◆ Exercise requirements: Using the records below, give the number of lines where the word "jurors" appears, with no further output.

━━━ Supplied data

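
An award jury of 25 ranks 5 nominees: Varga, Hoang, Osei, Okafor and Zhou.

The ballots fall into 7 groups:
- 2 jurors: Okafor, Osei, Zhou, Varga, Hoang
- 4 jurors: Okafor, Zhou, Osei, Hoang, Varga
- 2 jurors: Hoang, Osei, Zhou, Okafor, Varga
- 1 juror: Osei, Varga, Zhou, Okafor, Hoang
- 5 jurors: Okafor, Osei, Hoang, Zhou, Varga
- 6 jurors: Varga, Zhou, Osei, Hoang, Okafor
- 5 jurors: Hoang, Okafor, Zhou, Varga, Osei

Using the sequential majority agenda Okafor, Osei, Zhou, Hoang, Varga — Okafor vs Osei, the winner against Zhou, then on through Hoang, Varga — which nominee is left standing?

Round 1: Okafor vs Osei — 16–9, Okafor advances.
Round 2: Okafor vs Zhou — 16–9, Okafor advances.
Round 3: Okafor vs Hoang — 12–13, Hoang advances.
Round 4: Hoang vs Varga — 16–9, Hoang advances.
The agenda winner is Hoang.

Hoang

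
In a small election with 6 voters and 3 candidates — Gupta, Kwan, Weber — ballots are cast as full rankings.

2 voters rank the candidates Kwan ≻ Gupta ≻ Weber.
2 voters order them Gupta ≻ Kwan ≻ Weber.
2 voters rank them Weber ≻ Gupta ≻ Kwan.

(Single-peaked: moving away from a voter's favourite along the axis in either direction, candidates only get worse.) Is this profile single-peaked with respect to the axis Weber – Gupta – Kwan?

Axis positions: Weber=1, Gupta=2, Kwan=3.
Type 1 (peak Kwan at position 3): ranking walks positions 3-2-1, expanding outward from the peak — single-peaked.
Type 2 (peak Gupta at position 2): ranking walks positions 2-3-1, expanding outward from the peak — single-peaked.
Type 3 (peak Weber at position 1): ranking walks positions 1-2-3, expanding outward from the peak — single-peaked.
Every ranking is single-peaked on this axis.

yes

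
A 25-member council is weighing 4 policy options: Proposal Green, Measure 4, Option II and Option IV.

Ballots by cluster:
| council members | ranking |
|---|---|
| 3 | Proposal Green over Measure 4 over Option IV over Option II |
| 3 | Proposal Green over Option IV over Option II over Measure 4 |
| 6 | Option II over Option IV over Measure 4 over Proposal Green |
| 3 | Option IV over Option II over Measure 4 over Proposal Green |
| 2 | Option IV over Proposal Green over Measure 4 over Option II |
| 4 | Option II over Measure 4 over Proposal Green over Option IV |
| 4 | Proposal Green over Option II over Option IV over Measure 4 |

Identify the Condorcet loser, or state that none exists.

Pairwise majorities:
Proposal Green vs Measure 4: 12 to 13, Measure 4.
Proposal Green vs Option II: Proposal Green preferred on 3+3+2+4 = 12 ballots; Option II wins 13–12.
Proposal Green–Option IV: Proposal Green 14–11.
Measure 4 vs Option II: 5 to 20, Option II.
Measure 4–Option IV: Option IV 18–7.
Option II vs Option IV: Option II wins 14–11.
Every option wins at least one matchup (Proposal Green beats Option IV; Measure 4 beats Proposal Green; Option II beats Proposal Green; Option IV beats Measure 4), so there is no Condorcet loser.

none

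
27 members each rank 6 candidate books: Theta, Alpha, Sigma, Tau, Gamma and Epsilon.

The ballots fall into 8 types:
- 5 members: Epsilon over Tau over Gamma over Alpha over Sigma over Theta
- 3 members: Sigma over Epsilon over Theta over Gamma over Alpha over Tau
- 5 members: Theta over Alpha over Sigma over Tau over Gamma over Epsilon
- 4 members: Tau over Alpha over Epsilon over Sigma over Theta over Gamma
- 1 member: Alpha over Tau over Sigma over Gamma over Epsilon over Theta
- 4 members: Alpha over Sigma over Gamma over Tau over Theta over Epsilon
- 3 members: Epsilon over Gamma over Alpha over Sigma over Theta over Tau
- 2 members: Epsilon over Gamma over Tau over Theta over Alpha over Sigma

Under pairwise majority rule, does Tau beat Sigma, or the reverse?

Sigma

Ballots ranking Tau above Sigma: 5 + 4 + 1 + 2 = 12.
Ballots ranking Sigma above Tau: 27 − 12 = 15.
Sigma wins the head-to-head 15–12.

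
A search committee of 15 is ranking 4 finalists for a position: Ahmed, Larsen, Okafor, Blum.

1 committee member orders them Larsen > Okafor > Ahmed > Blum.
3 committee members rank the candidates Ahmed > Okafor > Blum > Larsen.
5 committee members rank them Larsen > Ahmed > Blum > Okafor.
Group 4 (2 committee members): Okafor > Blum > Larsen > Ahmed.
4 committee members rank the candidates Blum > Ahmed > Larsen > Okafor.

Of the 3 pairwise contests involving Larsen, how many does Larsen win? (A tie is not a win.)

2

Larsen against each rival (15 committee members):
Larsen–Ahmed: Larsen 8–7.
Larsen vs Okafor: Larsen, 10–5.
Larsen vs Blum: Blum wins 9–6.
Larsen beats Ahmed, Okafor; loses to Blum — 2 pairwise wins.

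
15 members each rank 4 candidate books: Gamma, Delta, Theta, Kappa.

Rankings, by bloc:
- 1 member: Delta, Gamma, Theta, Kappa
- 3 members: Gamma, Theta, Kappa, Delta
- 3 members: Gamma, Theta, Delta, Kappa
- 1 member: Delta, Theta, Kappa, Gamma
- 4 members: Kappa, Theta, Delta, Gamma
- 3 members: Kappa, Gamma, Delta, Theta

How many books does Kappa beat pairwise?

2

Kappa against each rival (15 members):
Kappa vs Gamma: Kappa, 8–7.
Kappa vs Delta: Kappa wins 10–5.
Kappa vs Theta: Theta wins 8–7.
Kappa beats Gamma, Delta; loses to Theta — 2 pairwise wins.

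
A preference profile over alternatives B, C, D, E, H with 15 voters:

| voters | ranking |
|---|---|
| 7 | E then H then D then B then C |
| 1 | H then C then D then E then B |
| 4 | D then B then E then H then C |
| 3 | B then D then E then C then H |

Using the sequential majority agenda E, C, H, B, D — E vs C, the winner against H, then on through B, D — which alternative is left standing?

Round 1: E vs C — 14–1, E advances.
Round 2: E vs H — 14–1, E advances.
Round 3: E vs B — 8–7, E advances.
Round 4: E vs D — 7–8, D advances.
The agenda winner is D.

D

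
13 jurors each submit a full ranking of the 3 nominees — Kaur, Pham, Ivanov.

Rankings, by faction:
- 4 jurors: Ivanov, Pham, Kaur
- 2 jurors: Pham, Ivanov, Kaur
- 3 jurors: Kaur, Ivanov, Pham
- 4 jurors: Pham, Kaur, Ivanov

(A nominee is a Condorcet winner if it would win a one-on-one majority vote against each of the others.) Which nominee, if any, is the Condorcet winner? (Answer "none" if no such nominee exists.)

none

Check each pair by majority over 13 ballots:
Kaur vs Pham: Pham wins 10–3.
Kaur vs Ivanov: Kaur, 7–6.
Pham vs Ivanov: Ivanov wins 7–6.
Every nominee loses at least once (Kaur loses to Pham; Pham loses to Ivanov; Ivanov loses to Kaur). The majority relation contains the cycle Kaur > Ivanov > Pham > Kaur, so there is no Condorcet winner.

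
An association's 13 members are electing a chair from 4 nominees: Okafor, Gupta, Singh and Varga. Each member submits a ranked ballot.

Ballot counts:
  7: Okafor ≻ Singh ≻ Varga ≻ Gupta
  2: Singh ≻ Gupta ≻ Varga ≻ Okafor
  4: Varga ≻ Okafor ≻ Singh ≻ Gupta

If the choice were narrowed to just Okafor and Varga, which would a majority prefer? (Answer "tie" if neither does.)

Okafor

Ballots ranking Okafor above Varga: 7.
Ballots ranking Varga above Okafor: 13 − 7 = 6.
Okafor wins the head-to-head 7–6.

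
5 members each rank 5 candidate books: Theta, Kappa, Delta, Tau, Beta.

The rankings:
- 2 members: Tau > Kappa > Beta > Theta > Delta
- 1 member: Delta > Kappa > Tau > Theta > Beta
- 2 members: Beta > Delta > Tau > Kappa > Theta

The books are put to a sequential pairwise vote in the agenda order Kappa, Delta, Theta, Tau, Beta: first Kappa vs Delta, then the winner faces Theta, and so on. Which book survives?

Beta

Round 1: Kappa vs Delta — 2–3, Delta advances.
Round 2: Delta vs Theta — 3–2, Delta advances.
Round 3: Delta vs Tau — 3–2, Delta advances.
Round 4: Delta vs Beta — 1–4, Beta advances.
Beta survives the agenda.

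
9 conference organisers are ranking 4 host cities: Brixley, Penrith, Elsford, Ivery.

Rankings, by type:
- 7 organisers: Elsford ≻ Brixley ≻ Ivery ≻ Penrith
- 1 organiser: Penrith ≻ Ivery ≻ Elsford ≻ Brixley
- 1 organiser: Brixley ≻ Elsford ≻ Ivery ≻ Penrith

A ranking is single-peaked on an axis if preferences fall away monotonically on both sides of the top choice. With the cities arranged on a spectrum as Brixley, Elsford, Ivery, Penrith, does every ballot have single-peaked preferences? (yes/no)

yes

Axis positions: Brixley=1, Elsford=2, Ivery=3, Penrith=4.
Type 1 (peak Elsford at position 2): ranking walks positions 2-1-3-4, expanding outward from the peak — single-peaked.
Type 2 (peak Penrith at position 4): ranking walks positions 4-3-2-1, expanding outward from the peak — single-peaked.
Type 3 (peak Brixley at position 1): ranking walks positions 1-2-3-4, expanding outward from the peak — single-peaked.
Every ranking is single-peaked on this axis.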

━━━━━━

◆ Solution to the exercise: 11